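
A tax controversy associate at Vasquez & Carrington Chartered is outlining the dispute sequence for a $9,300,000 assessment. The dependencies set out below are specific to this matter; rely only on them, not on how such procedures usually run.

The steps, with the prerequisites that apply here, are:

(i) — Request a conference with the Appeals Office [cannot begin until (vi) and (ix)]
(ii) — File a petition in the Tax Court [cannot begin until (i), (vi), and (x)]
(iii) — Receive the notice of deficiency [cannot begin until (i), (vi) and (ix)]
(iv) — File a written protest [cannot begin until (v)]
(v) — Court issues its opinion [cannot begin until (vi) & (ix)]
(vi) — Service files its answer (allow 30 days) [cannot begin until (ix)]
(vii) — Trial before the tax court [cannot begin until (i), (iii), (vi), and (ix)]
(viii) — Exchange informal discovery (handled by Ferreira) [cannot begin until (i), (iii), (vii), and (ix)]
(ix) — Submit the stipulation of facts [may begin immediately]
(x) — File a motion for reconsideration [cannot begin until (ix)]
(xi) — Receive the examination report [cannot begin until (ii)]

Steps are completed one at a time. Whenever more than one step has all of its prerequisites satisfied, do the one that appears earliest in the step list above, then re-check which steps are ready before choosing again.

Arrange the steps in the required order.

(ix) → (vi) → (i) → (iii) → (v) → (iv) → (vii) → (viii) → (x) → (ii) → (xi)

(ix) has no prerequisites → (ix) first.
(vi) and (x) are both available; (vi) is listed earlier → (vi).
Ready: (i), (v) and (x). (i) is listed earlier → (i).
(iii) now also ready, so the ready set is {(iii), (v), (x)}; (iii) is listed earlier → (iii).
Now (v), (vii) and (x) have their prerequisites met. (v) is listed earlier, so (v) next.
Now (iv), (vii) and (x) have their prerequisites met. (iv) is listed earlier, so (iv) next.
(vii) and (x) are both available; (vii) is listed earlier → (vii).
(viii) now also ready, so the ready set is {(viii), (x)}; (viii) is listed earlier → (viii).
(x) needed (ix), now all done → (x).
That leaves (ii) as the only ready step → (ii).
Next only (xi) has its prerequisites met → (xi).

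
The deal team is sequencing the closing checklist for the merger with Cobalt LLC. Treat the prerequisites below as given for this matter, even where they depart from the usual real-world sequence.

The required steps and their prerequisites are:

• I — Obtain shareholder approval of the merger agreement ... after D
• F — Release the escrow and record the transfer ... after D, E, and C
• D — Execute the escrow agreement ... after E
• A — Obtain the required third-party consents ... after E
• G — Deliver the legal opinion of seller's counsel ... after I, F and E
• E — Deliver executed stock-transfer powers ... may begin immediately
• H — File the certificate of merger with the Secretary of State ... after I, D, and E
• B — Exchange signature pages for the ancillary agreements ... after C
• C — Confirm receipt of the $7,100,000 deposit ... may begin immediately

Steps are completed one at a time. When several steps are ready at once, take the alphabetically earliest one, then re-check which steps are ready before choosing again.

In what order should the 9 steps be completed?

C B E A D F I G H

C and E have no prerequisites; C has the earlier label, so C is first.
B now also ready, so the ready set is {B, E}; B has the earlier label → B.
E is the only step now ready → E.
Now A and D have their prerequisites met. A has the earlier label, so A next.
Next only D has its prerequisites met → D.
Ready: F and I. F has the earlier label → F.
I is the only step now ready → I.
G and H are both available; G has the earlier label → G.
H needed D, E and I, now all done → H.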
★ ★ ★ ★ ★ ★ ★
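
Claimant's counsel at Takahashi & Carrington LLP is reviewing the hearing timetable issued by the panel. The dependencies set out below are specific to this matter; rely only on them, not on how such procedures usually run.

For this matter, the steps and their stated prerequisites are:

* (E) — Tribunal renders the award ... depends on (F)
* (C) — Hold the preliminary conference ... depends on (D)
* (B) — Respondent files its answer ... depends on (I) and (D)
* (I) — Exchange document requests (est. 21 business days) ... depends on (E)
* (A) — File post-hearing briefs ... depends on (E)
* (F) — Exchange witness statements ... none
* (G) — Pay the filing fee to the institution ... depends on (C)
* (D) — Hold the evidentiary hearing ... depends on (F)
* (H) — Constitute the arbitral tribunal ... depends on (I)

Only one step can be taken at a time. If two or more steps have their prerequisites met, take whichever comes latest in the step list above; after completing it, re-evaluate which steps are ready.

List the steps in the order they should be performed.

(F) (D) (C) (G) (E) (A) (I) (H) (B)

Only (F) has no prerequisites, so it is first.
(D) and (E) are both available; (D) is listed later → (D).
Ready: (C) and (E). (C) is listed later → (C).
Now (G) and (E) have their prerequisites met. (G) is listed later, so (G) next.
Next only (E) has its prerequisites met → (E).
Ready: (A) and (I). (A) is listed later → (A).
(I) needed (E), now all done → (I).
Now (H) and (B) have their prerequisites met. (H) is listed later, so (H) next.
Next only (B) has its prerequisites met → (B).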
★ ★ ★ ★ ★ ★ ★
* [Instructions for the task]
Reproduce every line of the listing above in which the string "escrow" appears.

* [Answer to this task]
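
• F — Release the escrow and record the transfer ... after D, E, and C
• D — Execute the escrow agreement ... after E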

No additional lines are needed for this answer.